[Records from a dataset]
★ ★ ★

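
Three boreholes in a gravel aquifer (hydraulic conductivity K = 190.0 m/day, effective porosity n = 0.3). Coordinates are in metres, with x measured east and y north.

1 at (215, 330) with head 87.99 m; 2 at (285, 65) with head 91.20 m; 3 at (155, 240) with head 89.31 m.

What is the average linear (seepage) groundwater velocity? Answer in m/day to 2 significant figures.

8.3 m/day

Three-point gradient (reference 1): Δ to 2 = (70, -265, +3.21), Δ to 3 = (-60, -90, +1.32).
∂h/∂x = -0.002743, ∂h/∂y = -0.01284 (det = -22200).
|∇h| = √(-0.002743² + -0.01284²) = 0.01313
Seepage velocity v = K·i/n = 190.0 × 0.01313 / 0.3 = 8.316 m/day.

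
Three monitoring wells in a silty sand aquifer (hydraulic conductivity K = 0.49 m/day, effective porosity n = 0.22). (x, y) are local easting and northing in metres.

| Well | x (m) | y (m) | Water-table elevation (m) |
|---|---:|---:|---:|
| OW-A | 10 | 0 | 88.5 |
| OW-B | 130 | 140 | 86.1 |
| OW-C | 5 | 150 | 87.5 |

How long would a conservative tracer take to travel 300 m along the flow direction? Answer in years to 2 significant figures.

Differences from OW-A: to OW-B (Δx, Δy, Δh) = (120, 140, -2.4); to OW-C = (-5, 150, -1.0).
Solve a·Δx + b·Δy = Δh: det = 120·150 − (-5)·140 = 18700.
∂h/∂x = [(-2.4)·150 − (-1.0)·140] / 18700 = -0.01176
∂h/∂y = [120·(-1.0) − (-5)·(-2.4)] / 18700 = -0.007059
|∇h| = √(-0.01176² + -0.007059²) = 0.01372
Seepage velocity v = K·i/n = 0.49 × 0.01372 / 0.22 = 0.03056 m/day.
t = 300 / 0.03056 = 9817 days = 26.9 years.

27 years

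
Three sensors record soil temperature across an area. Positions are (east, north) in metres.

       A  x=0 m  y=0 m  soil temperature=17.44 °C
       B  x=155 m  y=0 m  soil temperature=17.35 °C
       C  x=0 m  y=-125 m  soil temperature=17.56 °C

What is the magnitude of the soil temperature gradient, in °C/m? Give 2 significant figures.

0.0011 °C/m

∂T/∂x = (17.35 − 17.44) / (155 − 0) = -0.0005806
∂T/∂y = (17.56 − 17.44) / (-125 − 0) = -0.0009600
|∇f| = √(-0.0005806² + -0.0009600²) = 0.001122 °C/m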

★ ★ ★

**WHAT TO PRODUCE**: When you reach the line with "10 | 0 | 88.5 |" in the records above, start writing out lines exactly, and stop once the line with "soil temperature=17.35 °C" has been written; include nothing else.

**ANSWER FOR THE TASK**:
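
| OW-A | 10 | 0 | 88.5 |
| OW-B | 130 | 140 | 86.1 |
| OW-C | 5 | 150 | 87.5 |

How long would a conservative tracer take to travel 300 m along the flow direction? Answer in years to 2 significant figures.

Differences from OW-A: to OW-B (Δx, Δy, Δh) = (120, 140, -2.4); to OW-C = (-5, 150, -1.0).
Solve a·Δx + b·Δy = Δh: det = 120·150 − (-5)·140 = 18700.
∂h/∂x = [(-2.4)·150 − (-1.0)·140] / 18700 = -0.01176
∂h/∂y = [120·(-1.0) − (-5)·(-2.4)] / 18700 = -0.007059
|∇h| = √(-0.01176² + -0.007059²) = 0.01372
Seepage velocity v = K·i/n = 0.49 × 0.01372 / 0.22 = 0.03056 m/day.
t = 300 / 0.03056 = 9817 days = 26.9 years.

27 years

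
Three sensors record soil temperature across an area. Positions are (east, north) in metres.

       A  x=0 m  y=0 m  soil temperature=17.44 °C
       B  x=155 m  y=0 m  soil temperature=17.35 °C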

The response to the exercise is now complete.